PROBLEM STATEMENT: A word-for-word repetition of the records beneath this task is the expected answer.

** Opening MATERIAL FOR THE TASK block **

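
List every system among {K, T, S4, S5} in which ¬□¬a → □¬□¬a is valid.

S5

S5-tableau for the negation ¬(¬□¬a → □¬□¬a):
1. ¬(¬□¬a → □¬□¬a), u
2. ¬□¬a, u
3. ¬□¬□¬a, u
4. a, v
5. □¬a, w
6. ¬a, u
7. ¬a, v
Accessibility: uRu, uRv, uRw, vRu, vRv, vRw, wRu, wRv, wRw
Branch closes: a and ¬a both at v.
Every branch closes (one shown): valid in S5.
S4-tableau for the negation ¬(¬□¬a → □¬□¬a):
1. ¬(¬□¬a → □¬□¬a), u
2. ¬□¬a, u
3. ¬□¬□¬a, u
4. a, v
5. □¬a, w
6. ¬a, w
Accessibility: uRu, uRv, uRw, vRv, wRw
Complete open branch: countermodel on an S4-frame, so not valid in S4, nor in K, T (the same frame is also a K-frame and a T-frame).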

** Closing MATERIAL FOR THE TASK block **

RESPONSE BELOW:
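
List every system among {K, T, S4, S5} in which ¬□¬a → □¬□¬a is valid.

S5

S5-tableau for the negation ¬(¬□¬a → □¬□¬a):
1. ¬(¬□¬a → □¬□¬a), u
2. ¬□¬a, u
3. ¬□¬□¬a, u
4. a, v
5. □¬a, w
6. ¬a, u
7. ¬a, v
Accessibility: uRu, uRv, uRw, vRu, vRv, vRw, wRu, wRv, wRw
Branch closes: a and ¬a both at v.
Every branch closes (one shown): valid in S5.
S4-tableau for the negation ¬(¬□¬a → □¬□¬a):
1. ¬(¬□¬a → □¬□¬a), u
2. ¬□¬a, u
3. ¬□¬□¬a, u
4. a, v
5. □¬a, w
6. ¬a, w
Accessibility: uRu, uRv, uRw, vRv, wRw
Complete open branch: countermodel on an S4-frame, so not valid in S4, nor in K, T (the same frame is also a K-frame and a T-frame).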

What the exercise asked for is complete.